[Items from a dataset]
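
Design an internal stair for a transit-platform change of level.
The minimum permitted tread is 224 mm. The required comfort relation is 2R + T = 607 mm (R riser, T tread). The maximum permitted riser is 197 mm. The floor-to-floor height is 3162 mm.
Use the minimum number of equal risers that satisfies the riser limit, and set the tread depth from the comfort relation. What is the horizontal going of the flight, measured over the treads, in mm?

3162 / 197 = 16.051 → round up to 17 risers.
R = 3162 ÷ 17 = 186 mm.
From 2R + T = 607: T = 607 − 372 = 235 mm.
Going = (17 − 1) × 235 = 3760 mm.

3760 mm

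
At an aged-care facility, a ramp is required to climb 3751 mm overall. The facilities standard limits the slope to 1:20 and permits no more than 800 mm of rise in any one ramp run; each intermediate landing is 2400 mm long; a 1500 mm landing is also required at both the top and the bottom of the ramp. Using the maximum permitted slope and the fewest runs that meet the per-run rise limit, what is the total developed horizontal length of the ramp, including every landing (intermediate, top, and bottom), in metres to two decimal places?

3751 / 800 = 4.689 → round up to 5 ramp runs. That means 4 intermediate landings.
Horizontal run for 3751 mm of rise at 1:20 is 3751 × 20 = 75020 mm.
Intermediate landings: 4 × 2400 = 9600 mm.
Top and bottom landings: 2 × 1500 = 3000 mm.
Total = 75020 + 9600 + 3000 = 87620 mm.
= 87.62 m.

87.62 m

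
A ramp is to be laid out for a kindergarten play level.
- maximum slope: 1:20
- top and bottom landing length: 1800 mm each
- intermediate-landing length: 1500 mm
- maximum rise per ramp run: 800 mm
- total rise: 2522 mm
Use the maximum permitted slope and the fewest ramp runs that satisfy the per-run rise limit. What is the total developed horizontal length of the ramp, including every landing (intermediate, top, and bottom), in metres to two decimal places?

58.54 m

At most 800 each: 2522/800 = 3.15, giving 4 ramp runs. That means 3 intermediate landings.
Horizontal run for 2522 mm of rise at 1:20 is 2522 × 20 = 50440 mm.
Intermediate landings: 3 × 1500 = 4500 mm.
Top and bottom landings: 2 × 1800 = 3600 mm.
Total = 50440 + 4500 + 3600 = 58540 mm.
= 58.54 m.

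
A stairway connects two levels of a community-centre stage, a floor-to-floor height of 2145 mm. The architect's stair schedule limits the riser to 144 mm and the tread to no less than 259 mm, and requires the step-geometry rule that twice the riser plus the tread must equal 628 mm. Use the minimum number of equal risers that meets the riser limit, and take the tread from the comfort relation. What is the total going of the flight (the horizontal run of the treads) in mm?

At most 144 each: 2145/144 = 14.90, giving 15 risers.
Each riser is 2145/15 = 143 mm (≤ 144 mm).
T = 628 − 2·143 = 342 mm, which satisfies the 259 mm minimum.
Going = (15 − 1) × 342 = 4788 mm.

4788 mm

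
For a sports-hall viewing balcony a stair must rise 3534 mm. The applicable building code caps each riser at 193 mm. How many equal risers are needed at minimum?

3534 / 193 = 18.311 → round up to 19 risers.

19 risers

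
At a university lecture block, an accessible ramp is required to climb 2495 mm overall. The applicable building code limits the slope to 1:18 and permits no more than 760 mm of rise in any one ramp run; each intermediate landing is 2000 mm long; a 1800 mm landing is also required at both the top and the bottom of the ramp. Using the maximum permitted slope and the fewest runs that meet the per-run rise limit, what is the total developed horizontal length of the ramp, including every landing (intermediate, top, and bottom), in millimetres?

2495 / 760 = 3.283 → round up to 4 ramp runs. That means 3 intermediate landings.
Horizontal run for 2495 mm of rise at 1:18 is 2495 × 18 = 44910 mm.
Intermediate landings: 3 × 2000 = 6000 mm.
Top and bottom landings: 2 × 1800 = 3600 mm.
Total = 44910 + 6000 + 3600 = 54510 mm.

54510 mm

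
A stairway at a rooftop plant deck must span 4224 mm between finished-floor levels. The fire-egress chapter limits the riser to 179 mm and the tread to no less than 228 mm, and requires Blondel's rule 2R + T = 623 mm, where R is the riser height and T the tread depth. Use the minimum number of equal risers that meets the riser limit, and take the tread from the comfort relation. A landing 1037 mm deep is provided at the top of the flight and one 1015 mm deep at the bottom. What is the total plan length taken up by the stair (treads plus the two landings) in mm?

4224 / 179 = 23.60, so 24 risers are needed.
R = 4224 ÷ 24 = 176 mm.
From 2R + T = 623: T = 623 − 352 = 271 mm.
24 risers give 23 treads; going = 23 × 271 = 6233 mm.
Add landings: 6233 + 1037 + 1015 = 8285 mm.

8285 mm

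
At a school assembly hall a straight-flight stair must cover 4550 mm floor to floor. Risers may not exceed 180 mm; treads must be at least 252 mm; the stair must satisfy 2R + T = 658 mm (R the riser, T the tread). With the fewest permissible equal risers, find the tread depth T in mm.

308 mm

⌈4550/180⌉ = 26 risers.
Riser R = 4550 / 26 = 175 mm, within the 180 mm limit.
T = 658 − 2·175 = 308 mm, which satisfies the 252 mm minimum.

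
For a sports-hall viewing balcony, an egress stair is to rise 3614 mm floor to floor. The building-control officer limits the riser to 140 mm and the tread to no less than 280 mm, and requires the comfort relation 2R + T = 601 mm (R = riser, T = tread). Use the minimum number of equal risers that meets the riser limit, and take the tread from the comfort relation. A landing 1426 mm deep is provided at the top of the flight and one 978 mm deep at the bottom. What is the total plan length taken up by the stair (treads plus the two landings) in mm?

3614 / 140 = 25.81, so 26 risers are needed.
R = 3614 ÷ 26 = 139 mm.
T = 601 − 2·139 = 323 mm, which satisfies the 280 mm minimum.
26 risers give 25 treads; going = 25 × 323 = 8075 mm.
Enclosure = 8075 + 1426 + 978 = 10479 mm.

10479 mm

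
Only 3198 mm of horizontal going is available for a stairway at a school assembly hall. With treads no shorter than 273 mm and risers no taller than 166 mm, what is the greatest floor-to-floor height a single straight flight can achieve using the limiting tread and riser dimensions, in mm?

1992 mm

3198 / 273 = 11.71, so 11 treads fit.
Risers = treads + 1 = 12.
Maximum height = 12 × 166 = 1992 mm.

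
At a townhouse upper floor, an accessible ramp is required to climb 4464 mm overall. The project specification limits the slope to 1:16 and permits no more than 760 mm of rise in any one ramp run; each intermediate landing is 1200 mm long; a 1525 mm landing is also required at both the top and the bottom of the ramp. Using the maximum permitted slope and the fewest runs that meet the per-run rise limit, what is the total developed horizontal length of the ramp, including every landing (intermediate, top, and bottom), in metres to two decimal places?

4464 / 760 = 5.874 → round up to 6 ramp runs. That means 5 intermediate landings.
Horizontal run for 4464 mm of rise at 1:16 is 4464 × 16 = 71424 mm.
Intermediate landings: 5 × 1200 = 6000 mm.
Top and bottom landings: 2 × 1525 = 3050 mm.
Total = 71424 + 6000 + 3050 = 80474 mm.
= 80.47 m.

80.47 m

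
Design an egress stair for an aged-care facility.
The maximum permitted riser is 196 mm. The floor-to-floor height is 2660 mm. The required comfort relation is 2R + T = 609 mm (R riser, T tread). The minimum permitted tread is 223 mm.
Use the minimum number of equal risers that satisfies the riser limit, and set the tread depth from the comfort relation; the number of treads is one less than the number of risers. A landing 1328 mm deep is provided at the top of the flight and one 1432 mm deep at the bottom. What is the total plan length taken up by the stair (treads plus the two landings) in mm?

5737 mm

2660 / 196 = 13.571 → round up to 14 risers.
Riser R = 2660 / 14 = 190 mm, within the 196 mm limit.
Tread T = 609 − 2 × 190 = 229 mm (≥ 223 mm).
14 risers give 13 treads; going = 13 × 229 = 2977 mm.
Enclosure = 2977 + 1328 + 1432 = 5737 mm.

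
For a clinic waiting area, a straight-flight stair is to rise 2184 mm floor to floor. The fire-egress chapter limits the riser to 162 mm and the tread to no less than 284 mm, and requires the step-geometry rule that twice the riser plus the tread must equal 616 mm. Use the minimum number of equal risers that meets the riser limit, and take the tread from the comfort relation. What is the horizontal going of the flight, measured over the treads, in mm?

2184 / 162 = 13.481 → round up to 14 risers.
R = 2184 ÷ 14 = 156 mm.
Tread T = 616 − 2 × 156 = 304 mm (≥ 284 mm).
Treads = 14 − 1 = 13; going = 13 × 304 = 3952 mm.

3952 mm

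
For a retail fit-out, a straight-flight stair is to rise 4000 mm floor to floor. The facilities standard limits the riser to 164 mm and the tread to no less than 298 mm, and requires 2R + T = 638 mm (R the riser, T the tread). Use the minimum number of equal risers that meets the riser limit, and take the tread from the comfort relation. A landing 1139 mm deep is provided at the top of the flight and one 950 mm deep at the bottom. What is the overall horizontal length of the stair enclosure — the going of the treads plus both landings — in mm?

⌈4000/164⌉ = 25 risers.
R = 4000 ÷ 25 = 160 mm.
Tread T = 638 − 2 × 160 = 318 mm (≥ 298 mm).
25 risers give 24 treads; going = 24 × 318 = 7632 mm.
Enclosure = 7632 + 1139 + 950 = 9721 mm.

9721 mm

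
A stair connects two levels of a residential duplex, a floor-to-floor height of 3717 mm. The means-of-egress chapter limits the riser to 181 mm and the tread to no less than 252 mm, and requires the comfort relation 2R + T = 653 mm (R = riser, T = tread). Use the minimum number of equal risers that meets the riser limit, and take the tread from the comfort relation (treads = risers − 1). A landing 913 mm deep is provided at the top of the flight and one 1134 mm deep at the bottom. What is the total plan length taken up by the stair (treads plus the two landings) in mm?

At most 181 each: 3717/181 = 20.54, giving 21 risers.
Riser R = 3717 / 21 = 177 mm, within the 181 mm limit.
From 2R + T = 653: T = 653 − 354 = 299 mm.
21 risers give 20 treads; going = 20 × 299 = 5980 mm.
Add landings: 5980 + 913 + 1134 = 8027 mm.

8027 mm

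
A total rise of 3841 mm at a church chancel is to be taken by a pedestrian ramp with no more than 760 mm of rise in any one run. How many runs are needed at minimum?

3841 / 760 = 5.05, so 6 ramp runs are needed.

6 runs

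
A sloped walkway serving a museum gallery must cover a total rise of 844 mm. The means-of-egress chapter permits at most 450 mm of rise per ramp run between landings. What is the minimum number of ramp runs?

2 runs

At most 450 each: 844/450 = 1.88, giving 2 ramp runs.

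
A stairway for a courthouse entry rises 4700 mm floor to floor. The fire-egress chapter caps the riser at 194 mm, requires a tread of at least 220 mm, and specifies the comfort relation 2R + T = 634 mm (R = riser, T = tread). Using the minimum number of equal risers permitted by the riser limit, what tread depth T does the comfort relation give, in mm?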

*Exercise objective*:
Only the lines above from the line containing "- maximum rise per ramp run: 800 mm" through the line containing "- total rise: 2522 mm" should be retyped, exactly and with both ends included.

*Worked solution*:
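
- maximum rise per ramp run: 800 mm
- total rise: 2522 mm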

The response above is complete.